▸ **Record excerpts**
════

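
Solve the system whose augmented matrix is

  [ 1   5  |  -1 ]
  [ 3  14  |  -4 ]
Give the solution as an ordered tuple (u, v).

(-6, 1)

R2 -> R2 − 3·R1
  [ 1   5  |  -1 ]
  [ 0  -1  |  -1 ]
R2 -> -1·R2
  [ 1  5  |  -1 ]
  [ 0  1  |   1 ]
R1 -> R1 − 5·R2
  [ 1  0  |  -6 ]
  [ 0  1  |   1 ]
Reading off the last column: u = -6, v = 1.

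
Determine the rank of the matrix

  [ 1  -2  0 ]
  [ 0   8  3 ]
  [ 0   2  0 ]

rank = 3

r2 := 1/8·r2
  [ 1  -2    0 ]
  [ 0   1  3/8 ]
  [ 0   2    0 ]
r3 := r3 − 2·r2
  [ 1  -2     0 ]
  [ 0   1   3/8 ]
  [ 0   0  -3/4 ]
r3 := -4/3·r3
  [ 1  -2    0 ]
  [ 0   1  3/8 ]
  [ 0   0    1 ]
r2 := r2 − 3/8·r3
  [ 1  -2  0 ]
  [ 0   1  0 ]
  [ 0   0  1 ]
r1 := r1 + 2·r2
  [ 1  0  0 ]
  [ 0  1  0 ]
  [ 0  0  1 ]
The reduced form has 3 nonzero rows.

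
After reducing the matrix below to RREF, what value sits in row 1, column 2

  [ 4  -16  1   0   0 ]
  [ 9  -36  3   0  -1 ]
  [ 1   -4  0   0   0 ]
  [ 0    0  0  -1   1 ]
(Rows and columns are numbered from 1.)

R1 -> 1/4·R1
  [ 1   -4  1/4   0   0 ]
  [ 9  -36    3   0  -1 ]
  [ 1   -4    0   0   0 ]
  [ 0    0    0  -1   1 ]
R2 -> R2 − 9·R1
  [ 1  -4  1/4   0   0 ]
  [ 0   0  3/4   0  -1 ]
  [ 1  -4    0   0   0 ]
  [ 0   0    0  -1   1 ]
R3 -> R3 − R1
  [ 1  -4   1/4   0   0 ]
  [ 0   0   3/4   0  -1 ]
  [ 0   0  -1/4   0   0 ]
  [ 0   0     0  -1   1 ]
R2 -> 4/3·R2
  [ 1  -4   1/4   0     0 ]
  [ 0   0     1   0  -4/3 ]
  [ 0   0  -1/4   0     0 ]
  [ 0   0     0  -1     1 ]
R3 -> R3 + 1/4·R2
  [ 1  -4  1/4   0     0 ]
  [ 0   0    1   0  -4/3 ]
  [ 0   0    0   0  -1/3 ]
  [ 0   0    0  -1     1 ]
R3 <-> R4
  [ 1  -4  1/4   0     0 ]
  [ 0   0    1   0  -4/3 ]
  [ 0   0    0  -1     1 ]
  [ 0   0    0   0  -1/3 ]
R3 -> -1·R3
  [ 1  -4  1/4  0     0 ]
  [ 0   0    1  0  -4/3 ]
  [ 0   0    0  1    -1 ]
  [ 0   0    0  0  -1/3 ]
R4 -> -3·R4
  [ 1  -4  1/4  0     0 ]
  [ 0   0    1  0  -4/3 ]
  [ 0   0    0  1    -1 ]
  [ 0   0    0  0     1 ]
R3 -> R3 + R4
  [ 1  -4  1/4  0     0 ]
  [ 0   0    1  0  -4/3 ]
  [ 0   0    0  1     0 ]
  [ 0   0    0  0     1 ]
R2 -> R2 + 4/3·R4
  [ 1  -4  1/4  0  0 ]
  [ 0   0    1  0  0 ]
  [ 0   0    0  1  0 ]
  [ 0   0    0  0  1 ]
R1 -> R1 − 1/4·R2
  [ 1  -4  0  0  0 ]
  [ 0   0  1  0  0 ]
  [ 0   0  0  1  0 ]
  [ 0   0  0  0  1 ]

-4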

════

▸ **What the task requires**
Pull every line with the word "matrix" from the data.

▸ **The completed task**
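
Solve the system whose augmented matrix is
Determine the rank of the matrix
After reducing the matrix below to RREF, what value sits in row 1, column 2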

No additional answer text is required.